Top of THE DATA

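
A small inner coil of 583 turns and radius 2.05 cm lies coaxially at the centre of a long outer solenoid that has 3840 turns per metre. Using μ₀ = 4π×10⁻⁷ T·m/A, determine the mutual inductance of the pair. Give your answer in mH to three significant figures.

M ≈ 3.71 mH

The outer solenoid produces a uniform field B₁ = μ₀n₁I₁ across the inner coil,
so the flux linkage is N₂Φ = N₂B₁A₂ = μ₀n₁N₂A₂·I₁, giving M = μ₀n₁N₂A₂.
A₂ = πr² = π(2.050×10^-2 m)² = 1.320×10^-3 m².
M = (4π×10⁻⁷)(3840)(583)(1.320×10^-3) = 3.714×10^-3 H.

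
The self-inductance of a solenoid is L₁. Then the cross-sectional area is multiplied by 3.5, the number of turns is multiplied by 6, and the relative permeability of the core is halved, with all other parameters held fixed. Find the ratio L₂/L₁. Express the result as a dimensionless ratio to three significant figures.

For a solenoid, L ∝ μᵣN²A/ℓ.
L₂/L₁ = (3.5) × (6)^2 × (0.5) = 63.0.

L₂/L₁ = 63.0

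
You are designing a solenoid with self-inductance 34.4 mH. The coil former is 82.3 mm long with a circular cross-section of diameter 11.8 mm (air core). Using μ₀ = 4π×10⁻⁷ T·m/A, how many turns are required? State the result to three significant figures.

A = π(d/2)² = π(5.900×10^-3 m)² = 1.094×10^-4 m².
From L = μ₀N²A/ℓ, N = √(Lℓ / (μ₀A)).
N = √[(3.440×10^-2)(8.230×10^-2) / ((4π×10⁻⁷)×1.094×10^-4)] = √(2.060×10^7) ≈ 4538.9.

N ≈ 4540 turns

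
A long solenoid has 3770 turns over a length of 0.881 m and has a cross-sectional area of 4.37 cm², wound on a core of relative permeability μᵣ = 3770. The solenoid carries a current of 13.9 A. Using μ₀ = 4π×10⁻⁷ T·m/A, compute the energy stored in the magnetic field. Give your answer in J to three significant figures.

A = 4.37 cm² = 4.370×10^-4 m².
L = μ₀μᵣN²A/ℓ = (4π×10⁻⁷)(3770)(3770)²(4.370×10^-4)/(0.881) = 33.4 H.
U = ½LI² = ½(33.4)(13.9)² = 3.227×10^3 J.

U ≈ 3230 J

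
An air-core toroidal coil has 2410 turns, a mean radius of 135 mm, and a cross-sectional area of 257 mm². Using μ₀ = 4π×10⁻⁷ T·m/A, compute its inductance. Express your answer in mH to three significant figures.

L ≈ 2.21 mH

For a thin toroid, L = μ₀N²A/(2πR).
L = (4π×10⁻⁷)(2410)²(2.570×10^-4) / (2π×0.135 m) = 2.211×10^-3 H.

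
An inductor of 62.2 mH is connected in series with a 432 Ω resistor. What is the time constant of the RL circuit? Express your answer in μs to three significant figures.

τ = L/R = (6.220×10^-2 H)/(432 Ω) = 1.440×10^-4 s.

τ ≈ 144 μs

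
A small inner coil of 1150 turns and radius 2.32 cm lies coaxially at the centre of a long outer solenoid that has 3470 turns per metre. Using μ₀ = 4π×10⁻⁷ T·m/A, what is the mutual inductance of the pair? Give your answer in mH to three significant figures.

M ≈ 8.48 mH

The outer solenoid produces a uniform field B₁ = μ₀n₁I₁ across the inner coil,
so the flux linkage is N₂Φ = N₂B₁A₂ = μ₀n₁N₂A₂·I₁, giving M = μ₀n₁N₂A₂.
A₂ = πr² = π(2.320×10^-2 m)² = 1.691×10^-3 m².
M = (4π×10⁻⁷)(3470)(1150)(1.691×10^-3) = 8.479×10^-3 H.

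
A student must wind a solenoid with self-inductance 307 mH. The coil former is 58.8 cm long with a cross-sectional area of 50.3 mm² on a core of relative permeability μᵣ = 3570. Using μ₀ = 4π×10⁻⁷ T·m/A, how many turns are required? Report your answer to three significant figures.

A = 50.3 mm² = 5.030×10^-5 m².
From L = μ₀μᵣN²A/ℓ, N = √(Lℓ / (μ₀μᵣA)).
N = √[(0.307)(0.588) / ((4π×10⁻⁷)(3570)×5.030×10^-5)] = √(8.000×10^5) ≈ 894.4.

N ≈ 894 turns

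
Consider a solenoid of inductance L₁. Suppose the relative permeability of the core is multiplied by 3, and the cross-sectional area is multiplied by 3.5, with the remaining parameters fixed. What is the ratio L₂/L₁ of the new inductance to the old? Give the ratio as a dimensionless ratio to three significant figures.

L₂/L₁ = 10.5

For a solenoid, L ∝ μᵣN²A/ℓ.
L₂/L₁ = (3) × (3.5) = 10.5.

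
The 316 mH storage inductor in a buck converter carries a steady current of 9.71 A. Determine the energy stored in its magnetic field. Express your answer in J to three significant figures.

Stored magnetic energy: U = ½LI².
U = ½(0.316 H)(9.71 A)² = 14.9 J.

U ≈ 14.9 J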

Bottom of THE DATA

• **ABOUT THIS TASK**: In the records above, return only the line that contains "The 316 mH storage" and every line after it through the last, exactly as they appear.

• **ANSWER FOR THIS EXERCISE**:
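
The 316 mH storage inductor in a buck converter carries a steady current of 9.71 A. Determine the energy stored in its magnetic field. Express your answer in J to three significant figures.

Stored magnetic energy: U = ½LI².
U = ½(0.316 H)(9.71 A)² = 14.9 J.

U ≈ 14.9 J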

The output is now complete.